BEGIN

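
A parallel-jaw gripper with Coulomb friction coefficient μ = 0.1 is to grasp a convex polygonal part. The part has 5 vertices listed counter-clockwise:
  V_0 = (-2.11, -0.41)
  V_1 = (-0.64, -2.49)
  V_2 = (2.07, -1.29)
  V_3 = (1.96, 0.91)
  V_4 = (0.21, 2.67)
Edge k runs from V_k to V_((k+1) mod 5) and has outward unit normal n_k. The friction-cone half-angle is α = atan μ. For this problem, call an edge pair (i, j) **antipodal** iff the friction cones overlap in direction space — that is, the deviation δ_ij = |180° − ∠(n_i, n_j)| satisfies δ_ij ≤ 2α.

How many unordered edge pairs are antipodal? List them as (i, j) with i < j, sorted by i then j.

α = atan 0.1 = 5.71°;  2α = 11.42°
n_0 = (-0.8166, -0.5771)
n_1 = (+0.4049, -0.9144)
n_2 = (+0.9988, +0.0499)
n_3 = (+0.7091, +0.7051)
n_4 = (-0.7988, +0.6017)
  (0,1): δ = 101.37°  ·
  (0,2): δ = 32.39°  ·
  (0,3): δ = 9.59°  ✓
  (0,4): δ = 107.76°  ·
  (1,2): δ = 111.02°  ·
  (1,3): δ = 69.05°  ·
  (1,4): δ = 29.13°  ·
  (2,3): δ = 138.03°  ·
  (2,4): δ = 39.85°  ·
  (3,4): δ = 81.83°  ·
antipodal pairs: 1

count = 1; pairs: (0,3)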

END

Work item:
Copy all lines in the listing above where the string "friction" appears.

Response below:
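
A parallel-jaw gripper with Coulomb friction coefficient μ = 0.1 is to grasp a convex polygonal part. The part has 5 vertices listed counter-clockwise:
Edge k runs from V_k to V_((k+1) mod 5) and has outward unit normal n_k. The friction-cone half-angle is α = atan μ. For this problem, call an edge pair (i, j) **antipodal** iff the friction cones overlap in direction space — that is, the deviation δ_ij = |180° − ∠(n_i, n_j)| satisfies δ_ij ≤ 2α.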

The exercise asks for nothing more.